*Recorded data*.
******

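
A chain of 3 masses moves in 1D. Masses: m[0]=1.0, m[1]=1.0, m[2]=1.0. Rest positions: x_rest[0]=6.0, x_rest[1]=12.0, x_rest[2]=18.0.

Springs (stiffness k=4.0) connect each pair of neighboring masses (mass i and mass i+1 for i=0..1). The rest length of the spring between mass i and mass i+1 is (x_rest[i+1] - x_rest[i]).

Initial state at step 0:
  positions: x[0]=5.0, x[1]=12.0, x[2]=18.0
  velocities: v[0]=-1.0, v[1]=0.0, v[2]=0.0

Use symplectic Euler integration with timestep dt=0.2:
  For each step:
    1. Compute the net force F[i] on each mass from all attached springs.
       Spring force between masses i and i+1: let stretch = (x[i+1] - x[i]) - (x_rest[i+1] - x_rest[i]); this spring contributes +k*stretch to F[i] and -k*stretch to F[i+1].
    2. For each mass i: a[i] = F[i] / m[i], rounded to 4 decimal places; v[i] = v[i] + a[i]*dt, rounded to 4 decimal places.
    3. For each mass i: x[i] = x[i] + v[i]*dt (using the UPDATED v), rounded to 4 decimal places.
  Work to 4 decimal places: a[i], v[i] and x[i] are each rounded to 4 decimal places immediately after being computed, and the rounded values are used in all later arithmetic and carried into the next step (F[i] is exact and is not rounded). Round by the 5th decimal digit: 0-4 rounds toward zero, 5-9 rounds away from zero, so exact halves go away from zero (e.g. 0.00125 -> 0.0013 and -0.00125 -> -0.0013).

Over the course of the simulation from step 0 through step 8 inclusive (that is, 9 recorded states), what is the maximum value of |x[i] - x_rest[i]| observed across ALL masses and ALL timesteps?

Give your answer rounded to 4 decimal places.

Answer: 1.5187

Derivation:
Step 0: x=[5.0000 12.0000 18.0000] v=[-1.0000 0.0000 0.0000]
Step 1: x=[4.9600 11.8400 18.0000] v=[-0.2000 -0.8000 0.0000]
Step 2: x=[5.0608 11.5648 17.9744] v=[0.5040 -1.3760 -0.1280]
Step 3: x=[5.2422 11.2745 17.8833] v=[0.9072 -1.4515 -0.4557]
Step 4: x=[5.4288 11.0764 17.6948] v=[0.9330 -0.9903 -0.9427]
Step 5: x=[5.5590 11.0337 17.4073] v=[0.6511 -0.2137 -1.4374]
Step 6: x=[5.6052 11.1348 17.0600] v=[0.2309 0.5054 -1.7363]
Step 7: x=[5.5761 11.2992 16.7247] v=[-0.1454 0.8219 -1.6765]
Step 8: x=[5.5027 11.4160 16.4813] v=[-0.3669 0.5838 -1.2169]
Max displacement = 1.5187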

******

*Work instruction*.
Write down all the entries again without a single difference.

*Result of the task*.
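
A chain of 3 masses moves in 1D. Masses: m[0]=1.0, m[1]=1.0, m[2]=1.0. Rest positions: x_rest[0]=6.0, x_rest[1]=12.0, x_rest[2]=18.0.

Springs (stiffness k=4.0) connect each pair of neighboring masses (mass i and mass i+1 for i=0..1). The rest length of the spring between mass i and mass i+1 is (x_rest[i+1] - x_rest[i]).

Initial state at step 0:
  positions: x[0]=5.0, x[1]=12.0, x[2]=18.0
  velocities: v[0]=-1.0, v[1]=0.0, v[2]=0.0

Use symplectic Euler integration with timestep dt=0.2:
  For each step:
    1. Compute the net force F[i] on each mass from all attached springs.
       Spring force between masses i and i+1: let stretch = (x[i+1] - x[i]) - (x_rest[i+1] - x_rest[i]); this spring contributes +k*stretch to F[i] and -k*stretch to F[i+1].
    2. For each mass i: a[i] = F[i] / m[i], rounded to 4 decimal places; v[i] = v[i] + a[i]*dt, rounded to 4 decimal places.
    3. For each mass i: x[i] = x[i] + v[i]*dt (using the UPDATED v), rounded to 4 decimal places.
  Work to 4 decimal places: a[i], v[i] and x[i] are each rounded to 4 decimal places immediately after being computed, and the rounded values are used in all later arithmetic and carried into the next step (F[i] is exact and is not rounded). Round by the 5th decimal digit: 0-4 rounds toward zero, 5-9 rounds away from zero, so exact halves go away from zero (e.g. 0.00125 -> 0.0013 and -0.00125 -> -0.0013).

Over the course of the simulation from step 0 through step 8 inclusive (that is, 9 recorded states), what is the maximum value of |x[i] - x_rest[i]| observed across ALL masses and ALL timesteps?

Give your answer rounded to 4 decimal places.

Answer: 1.5187

Derivation:
Step 0: x=[5.0000 12.0000 18.0000] v=[-1.0000 0.0000 0.0000]
Step 1: x=[4.9600 11.8400 18.0000] v=[-0.2000 -0.8000 0.0000]
Step 2: x=[5.0608 11.5648 17.9744] v=[0.5040 -1.3760 -0.1280]
Step 3: x=[5.2422 11.2745 17.8833] v=[0.9072 -1.4515 -0.4557]
Step 4: x=[5.4288 11.0764 17.6948] v=[0.9330 -0.9903 -0.9427]
Step 5: x=[5.5590 11.0337 17.4073] v=[0.6511 -0.2137 -1.4374]
Step 6: x=[5.6052 11.1348 17.0600] v=[0.2309 0.5054 -1.7363]
Step 7: x=[5.5761 11.2992 16.7247] v=[-0.1454 0.8219 -1.6765]
Step 8: x=[5.5027 11.4160 16.4813] v=[-0.3669 0.5838 -1.2169]
Max displacement = 1.5187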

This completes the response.